[Collected data entries]
----------
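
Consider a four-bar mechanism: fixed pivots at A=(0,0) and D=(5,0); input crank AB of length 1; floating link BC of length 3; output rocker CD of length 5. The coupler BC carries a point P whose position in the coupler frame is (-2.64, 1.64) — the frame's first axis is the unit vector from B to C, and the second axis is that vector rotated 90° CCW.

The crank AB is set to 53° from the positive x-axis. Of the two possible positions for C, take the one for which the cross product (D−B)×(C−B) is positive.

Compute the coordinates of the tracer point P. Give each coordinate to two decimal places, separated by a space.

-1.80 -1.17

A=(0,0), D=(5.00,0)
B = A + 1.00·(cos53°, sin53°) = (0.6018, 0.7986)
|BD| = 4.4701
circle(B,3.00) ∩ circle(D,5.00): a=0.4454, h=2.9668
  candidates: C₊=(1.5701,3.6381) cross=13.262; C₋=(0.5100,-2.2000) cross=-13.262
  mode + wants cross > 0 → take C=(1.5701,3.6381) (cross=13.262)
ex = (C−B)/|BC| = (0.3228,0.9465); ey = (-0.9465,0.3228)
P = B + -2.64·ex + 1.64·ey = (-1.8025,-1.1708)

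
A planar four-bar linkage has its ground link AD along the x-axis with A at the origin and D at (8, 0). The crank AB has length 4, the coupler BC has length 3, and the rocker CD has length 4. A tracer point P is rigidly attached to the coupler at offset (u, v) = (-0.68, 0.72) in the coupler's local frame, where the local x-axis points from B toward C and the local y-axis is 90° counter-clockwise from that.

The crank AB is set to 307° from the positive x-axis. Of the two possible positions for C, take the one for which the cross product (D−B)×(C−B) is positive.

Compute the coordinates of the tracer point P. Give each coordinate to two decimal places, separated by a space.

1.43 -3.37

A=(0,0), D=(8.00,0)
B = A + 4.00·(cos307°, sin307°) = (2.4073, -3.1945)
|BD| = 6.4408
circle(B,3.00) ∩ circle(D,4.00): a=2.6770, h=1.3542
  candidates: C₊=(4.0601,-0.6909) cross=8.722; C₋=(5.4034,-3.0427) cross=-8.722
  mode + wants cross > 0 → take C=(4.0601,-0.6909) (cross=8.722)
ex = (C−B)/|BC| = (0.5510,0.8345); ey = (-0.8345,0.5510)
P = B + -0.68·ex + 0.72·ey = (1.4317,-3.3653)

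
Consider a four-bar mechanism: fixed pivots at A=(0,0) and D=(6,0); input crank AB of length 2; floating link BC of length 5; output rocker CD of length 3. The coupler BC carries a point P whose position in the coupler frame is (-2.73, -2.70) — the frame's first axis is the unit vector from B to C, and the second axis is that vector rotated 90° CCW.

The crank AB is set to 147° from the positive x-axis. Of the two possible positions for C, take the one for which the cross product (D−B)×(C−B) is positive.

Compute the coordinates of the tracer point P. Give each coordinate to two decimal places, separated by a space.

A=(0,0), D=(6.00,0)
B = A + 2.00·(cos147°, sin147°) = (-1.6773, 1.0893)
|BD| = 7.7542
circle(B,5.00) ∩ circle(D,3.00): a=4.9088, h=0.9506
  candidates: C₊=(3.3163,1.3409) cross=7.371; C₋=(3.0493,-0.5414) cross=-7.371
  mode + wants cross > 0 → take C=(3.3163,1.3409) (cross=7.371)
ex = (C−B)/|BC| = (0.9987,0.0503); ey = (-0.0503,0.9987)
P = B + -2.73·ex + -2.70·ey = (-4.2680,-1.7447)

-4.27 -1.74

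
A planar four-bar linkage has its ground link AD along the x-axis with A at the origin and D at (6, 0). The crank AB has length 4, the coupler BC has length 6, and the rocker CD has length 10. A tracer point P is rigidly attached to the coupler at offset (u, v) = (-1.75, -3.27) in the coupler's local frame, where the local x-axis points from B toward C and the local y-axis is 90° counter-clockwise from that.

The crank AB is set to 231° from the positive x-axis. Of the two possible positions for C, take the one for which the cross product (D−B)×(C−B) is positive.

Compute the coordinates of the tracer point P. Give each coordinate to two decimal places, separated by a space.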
----------
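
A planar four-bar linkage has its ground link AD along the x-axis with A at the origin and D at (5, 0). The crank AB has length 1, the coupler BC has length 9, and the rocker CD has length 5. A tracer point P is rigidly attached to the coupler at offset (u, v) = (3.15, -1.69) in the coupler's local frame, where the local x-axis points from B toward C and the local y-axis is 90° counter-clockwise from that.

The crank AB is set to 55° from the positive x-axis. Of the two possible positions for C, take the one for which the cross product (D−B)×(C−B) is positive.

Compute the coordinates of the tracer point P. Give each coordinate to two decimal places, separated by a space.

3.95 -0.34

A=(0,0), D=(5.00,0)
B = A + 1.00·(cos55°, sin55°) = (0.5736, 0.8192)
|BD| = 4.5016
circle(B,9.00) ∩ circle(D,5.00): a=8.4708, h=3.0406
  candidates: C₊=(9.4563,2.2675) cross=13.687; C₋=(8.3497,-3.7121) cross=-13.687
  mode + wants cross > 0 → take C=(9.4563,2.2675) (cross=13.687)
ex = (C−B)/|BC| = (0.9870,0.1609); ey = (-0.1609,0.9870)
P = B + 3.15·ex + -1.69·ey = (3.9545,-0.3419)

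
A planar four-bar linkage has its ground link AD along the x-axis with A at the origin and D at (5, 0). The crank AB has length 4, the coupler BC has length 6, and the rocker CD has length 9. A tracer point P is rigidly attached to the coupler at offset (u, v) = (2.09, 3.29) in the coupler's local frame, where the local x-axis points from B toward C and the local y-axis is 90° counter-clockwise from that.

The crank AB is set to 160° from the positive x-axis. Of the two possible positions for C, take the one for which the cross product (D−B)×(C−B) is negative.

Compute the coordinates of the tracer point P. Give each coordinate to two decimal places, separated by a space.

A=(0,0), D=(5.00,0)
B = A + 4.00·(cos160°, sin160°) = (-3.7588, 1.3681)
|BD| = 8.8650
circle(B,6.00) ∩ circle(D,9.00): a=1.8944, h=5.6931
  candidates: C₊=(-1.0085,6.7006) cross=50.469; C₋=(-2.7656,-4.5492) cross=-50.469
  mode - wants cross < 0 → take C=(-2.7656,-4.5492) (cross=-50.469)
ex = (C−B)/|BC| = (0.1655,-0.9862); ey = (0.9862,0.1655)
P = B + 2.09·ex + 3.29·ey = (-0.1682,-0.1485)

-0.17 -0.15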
----------
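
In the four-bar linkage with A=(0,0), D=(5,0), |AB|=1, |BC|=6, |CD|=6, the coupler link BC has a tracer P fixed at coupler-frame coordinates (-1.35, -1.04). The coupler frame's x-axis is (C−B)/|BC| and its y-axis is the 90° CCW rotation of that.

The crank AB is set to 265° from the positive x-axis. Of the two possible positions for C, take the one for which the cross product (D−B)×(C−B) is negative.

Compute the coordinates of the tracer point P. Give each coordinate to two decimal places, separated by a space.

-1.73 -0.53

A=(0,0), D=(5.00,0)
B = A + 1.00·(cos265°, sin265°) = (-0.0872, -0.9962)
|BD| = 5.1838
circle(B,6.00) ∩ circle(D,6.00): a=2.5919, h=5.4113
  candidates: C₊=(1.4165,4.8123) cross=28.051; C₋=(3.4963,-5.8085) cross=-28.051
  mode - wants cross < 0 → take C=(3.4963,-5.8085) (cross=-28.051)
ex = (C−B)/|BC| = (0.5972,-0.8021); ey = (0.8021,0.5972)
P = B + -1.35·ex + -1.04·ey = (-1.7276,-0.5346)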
----------
## Work item:
Your answer should be the number of lines in the records that contain the word "Consider", with nothing added.

## Answer space:
2